(Collected data)
=== Begin Enclosure ===

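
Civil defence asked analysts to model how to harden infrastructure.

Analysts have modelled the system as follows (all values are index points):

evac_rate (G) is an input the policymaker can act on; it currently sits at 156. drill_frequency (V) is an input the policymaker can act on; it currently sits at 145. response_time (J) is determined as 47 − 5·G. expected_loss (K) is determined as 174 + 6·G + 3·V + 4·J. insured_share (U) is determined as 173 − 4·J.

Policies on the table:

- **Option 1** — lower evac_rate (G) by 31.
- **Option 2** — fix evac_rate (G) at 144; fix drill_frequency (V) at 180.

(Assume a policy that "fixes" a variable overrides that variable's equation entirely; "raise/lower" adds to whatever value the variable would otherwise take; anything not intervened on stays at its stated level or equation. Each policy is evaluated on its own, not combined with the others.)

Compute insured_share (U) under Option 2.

Option 2 (G := 144, V := 180):
  G = 144
  J = 47 − 5·144 = -673
  U = 173 − 4·(-673) = 2865

2865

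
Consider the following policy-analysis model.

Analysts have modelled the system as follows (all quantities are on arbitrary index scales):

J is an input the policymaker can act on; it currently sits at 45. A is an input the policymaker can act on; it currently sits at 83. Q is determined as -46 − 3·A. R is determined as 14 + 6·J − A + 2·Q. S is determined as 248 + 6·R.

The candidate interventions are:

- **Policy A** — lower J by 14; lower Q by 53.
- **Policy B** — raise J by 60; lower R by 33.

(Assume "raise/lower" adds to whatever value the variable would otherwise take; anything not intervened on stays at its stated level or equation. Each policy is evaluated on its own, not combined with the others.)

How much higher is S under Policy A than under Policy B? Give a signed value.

Policy A (J − 14, Q − 53):
  J = 45 − 14 = 31
  A = 83
  Q = -46 − 3·83 (−53 from intervention) = -348
  R = 14 + 6·31 − 83 + 2·(-348) = -579
  S = 248 + 6·(-579) = -3226
Policy B (J + 60, R − 33):
  J = 45 + 60 = 105
  A = 83
  Q = -46 − 3·83 = -295
  R = 14 + 6·105 − 83 + 2·(-295) (−33 from intervention) = -62
  S = 248 + 6·(-62) = -124
S: -3226 − (-124) = -3102

-3102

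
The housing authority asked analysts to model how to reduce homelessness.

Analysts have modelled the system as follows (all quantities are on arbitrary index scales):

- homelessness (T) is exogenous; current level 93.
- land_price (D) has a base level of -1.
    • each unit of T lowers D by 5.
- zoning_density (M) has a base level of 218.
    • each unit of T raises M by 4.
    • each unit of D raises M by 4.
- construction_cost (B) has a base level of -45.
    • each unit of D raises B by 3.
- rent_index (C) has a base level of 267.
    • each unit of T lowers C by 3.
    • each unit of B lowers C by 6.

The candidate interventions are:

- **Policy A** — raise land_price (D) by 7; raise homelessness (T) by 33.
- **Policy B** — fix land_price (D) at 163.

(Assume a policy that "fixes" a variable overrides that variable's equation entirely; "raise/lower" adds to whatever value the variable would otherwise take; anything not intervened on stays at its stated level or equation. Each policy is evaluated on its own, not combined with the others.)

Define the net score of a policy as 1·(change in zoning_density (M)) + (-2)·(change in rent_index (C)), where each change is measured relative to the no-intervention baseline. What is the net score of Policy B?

25160

Baseline:
  T = 93
  D = -1 − 5·93 = -466
  M = 218 + 4·93 + 4·(-466) = -1274
  B = -45 + 3·(-466) = -1443
  C = 267 − 3·93 − 6·(-1443) = 8646
Policy B (D := 163):
  T = 93
  D = 163
  M = 218 + 4·93 + 4·163 = 1242
  B = -45 + 3·163 = 444
  C = 267 − 3·93 − 6·444 = -2676
ΔM = 1242 − (-1274) = 2516; ΔC = -2676 − 8646 = -11322
Score = 1·2516 + (-2)·(-11322) = 25160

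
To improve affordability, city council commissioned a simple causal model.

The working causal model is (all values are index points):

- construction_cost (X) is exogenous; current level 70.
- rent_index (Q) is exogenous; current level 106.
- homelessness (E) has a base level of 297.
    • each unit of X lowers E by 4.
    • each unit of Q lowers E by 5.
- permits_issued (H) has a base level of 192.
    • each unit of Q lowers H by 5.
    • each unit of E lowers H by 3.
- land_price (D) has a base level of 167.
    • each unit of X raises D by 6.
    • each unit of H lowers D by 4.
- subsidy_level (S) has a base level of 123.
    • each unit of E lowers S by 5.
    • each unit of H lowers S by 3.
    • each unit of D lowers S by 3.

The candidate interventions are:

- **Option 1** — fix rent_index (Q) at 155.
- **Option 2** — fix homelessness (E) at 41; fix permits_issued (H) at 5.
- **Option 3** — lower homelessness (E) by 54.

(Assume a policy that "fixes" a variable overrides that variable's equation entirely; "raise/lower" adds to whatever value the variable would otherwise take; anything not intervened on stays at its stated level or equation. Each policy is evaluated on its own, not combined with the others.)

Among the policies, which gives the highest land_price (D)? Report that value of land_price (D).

Option 1 (Q := 155):
  X = 70
  Q = 155
  E = 297 − 4·70 − 5·155 = -758
  H = 192 − 5·155 − 3·(-758) = 1691
  D = 167 + 6·70 − 4·1691 = -6177
Option 2 (E := 41, H := 5):
  X = 70
  Q = 106
  E = 41
  H = 5
  D = 167 + 6·70 − 4·5 = 567
Option 3 (E − 54):
  X = 70
  Q = 106
  E = 297 − 4·70 − 5·106 (−54 from intervention) = -567
  H = 192 − 5·106 − 3·(-567) = 1363
  D = 167 + 6·70 − 4·1363 = -4865
Comparing — Option 1: D=-6177, Option 2: D=567, Option 3: D=-4865. Highest is 567 (Option 2).

567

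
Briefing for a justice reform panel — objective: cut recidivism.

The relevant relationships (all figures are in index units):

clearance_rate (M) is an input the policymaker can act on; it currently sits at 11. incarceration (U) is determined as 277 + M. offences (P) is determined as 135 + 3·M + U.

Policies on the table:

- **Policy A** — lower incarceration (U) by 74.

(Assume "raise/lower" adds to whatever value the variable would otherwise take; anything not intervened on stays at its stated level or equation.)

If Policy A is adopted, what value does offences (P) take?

Policy A (U − 74):
  M = 11
  U = 277 + 11 (−74 from intervention) = 214
  P = 135 + 3·11 + 214 = 382

382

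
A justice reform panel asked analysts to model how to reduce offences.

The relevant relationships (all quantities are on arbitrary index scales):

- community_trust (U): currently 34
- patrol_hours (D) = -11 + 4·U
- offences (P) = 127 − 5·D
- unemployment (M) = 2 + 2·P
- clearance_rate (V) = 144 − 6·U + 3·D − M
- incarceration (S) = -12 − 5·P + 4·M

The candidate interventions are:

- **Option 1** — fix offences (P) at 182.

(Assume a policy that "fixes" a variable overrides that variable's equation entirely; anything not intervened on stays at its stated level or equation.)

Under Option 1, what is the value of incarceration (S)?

542

Option 1 (P := 182):
  U = 34
  D = -11 + 4·34 = 125
  P = 182
  M = 2 + 2·182 = 366
  S = -12 − 5·182 + 4·366 = 542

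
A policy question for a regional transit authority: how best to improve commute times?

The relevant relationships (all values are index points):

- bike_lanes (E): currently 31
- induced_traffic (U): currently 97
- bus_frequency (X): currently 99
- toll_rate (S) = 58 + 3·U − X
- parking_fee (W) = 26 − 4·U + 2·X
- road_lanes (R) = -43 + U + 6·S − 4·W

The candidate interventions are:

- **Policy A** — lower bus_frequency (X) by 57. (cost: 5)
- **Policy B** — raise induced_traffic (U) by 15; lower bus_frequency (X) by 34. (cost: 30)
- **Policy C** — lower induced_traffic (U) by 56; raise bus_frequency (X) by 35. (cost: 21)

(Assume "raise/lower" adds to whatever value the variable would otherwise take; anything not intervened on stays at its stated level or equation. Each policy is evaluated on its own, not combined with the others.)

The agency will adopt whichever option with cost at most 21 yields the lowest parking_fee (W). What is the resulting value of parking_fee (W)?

-278

Policy A (X − 57):
  U = 97
  X = 99 − 57 = 42
  W = 26 − 4·97 + 2·42 = -278
Policy C (U − 56, X + 35):
  U = 97 − 56 = 41
  X = 99 + 35 = 134
  W = 26 − 4·41 + 2·134 = 130
Comparing — Policy A: W=-278, Policy C: W=130. Lowest is -278 (Policy A).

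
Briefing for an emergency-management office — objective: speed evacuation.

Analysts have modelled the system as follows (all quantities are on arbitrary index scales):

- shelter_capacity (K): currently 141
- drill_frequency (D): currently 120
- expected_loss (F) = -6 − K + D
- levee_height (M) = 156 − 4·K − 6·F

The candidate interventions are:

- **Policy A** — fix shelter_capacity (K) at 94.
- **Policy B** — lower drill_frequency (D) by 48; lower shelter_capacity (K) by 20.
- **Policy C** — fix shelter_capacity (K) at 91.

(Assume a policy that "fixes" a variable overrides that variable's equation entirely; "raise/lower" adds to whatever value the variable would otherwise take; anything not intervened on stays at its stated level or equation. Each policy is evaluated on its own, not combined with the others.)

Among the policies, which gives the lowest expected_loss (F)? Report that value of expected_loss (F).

Policy A (K := 94):
  K = 94
  D = 120
  F = -6 − 94 + 120 = 20
Policy B (D − 48, K − 20):
  K = 141 − 20 = 121
  D = 120 − 48 = 72
  F = -6 − 121 + 72 = -55
Policy C (K := 91):
  K = 91
  D = 120
  F = -6 − 91 + 120 = 23
Comparing — Policy A: F=20, Policy B: F=-55, Policy C: F=23. Lowest is -55 (Policy B).

-55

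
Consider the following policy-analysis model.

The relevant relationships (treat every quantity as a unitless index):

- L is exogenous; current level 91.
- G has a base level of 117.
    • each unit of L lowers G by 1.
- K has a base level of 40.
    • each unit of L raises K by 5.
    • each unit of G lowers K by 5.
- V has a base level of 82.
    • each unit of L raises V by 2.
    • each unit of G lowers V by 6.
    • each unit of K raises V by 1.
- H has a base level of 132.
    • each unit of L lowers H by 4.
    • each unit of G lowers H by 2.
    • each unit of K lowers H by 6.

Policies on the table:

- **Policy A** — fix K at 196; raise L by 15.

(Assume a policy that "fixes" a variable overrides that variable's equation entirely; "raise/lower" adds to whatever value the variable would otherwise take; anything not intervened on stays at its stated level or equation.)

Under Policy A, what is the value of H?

Policy A (K := 196, L + 15):
  L = 91 + 15 = 106
  G = 117 − 106 = 11
  K = 196
  H = 132 − 4·106 − 2·11 − 6·196 = -1490

-1490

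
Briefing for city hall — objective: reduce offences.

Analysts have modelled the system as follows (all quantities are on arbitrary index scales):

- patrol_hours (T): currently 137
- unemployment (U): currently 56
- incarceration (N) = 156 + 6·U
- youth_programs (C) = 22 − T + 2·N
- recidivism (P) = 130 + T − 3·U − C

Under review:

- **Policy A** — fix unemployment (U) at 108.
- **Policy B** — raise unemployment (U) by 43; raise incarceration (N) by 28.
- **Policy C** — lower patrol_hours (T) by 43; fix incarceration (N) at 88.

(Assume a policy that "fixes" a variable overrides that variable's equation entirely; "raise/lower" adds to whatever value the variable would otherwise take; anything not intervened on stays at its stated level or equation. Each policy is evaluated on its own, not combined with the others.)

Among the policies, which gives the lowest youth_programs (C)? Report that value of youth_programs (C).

Policy A (U := 108):
  T = 137
  U = 108
  N = 156 + 6·108 = 804
  C = 22 − 137 + 2·804 = 1493
Policy B (U + 43, N + 28):
  T = 137
  U = 56 + 43 = 99
  N = 156 + 6·99 (+28 from intervention) = 778
  C = 22 − 137 + 2·778 = 1441
Policy C (T − 43, N := 88):
  T = 137 − 43 = 94
  U = 56
  N = 88
  C = 22 − 94 + 2·88 = 104
Comparing — Policy A: C=1493, Policy B: C=1441, Policy C: C=104. Lowest is 104 (Policy C).

104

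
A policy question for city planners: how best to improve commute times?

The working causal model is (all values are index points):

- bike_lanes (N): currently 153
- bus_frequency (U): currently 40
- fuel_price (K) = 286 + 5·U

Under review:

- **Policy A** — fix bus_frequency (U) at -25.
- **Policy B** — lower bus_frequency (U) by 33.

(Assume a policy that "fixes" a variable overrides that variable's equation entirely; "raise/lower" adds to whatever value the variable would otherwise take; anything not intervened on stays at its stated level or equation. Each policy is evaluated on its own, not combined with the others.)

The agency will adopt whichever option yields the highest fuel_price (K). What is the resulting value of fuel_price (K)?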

=== End Enclosure ===

Task item: Retype exactly the lines of the data above that fall between the line with "clearance_rate (M) is" and the line with "- **Policy A** — lower incarceration", inclusive, and add nothing.

Task response:
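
clearance_rate (M) is an input the policymaker can act on; it currently sits at 11. incarceration (U) is determined as 277 + M. offences (P) is determined as 135 + 3·M + U.

Policies on the table:

- **Policy A** — lower incarceration (U) by 74.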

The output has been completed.